## Working data
·····

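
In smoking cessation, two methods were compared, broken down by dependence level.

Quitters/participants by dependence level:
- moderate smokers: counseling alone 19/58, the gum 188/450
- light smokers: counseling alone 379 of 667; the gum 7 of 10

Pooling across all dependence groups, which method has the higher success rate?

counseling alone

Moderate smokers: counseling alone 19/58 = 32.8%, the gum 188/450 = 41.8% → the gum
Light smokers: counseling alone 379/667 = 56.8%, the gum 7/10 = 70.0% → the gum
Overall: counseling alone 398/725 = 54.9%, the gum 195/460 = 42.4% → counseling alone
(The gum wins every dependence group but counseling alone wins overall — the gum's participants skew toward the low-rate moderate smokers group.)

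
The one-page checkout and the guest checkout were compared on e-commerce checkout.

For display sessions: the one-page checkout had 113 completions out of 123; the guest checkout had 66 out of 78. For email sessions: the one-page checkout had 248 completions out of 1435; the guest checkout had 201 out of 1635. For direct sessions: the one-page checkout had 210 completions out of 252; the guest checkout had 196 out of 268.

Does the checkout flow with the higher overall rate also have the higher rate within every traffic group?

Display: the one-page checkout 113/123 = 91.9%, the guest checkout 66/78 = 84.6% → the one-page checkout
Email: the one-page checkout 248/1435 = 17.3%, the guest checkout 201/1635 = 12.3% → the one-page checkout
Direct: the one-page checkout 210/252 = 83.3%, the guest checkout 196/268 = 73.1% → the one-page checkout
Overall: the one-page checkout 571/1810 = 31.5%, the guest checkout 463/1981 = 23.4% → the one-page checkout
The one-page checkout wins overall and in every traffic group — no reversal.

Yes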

·····

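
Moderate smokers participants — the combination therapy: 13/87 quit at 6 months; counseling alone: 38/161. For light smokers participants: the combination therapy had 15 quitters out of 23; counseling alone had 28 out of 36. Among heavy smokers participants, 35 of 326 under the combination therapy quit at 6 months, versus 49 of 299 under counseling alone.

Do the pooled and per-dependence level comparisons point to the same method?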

·····

## Exercise
Set down, from the entries above, exactly the lines from the one with "- moderate smokers: counseling" up to and including the one with "The one-page checkout and", and no other lines.

## Reply
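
- moderate smokers: counseling alone 19/58, the gum 188/450
- light smokers: counseling alone 379 of 667; the gum 7 of 10

Pooling across all dependence groups, which method has the higher success rate?

counseling alone

Moderate smokers: counseling alone 19/58 = 32.8%, the gum 188/450 = 41.8% → the gum
Light smokers: counseling alone 379/667 = 56.8%, the gum 7/10 = 70.0% → the gum
Overall: counseling alone 398/725 = 54.9%, the gum 195/460 = 42.4% → counseling alone
(The gum wins every dependence group but counseling alone wins overall — the gum's participants skew toward the low-rate moderate smokers group.)

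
The one-page checkout and the guest checkout were compared on e-commerce checkout.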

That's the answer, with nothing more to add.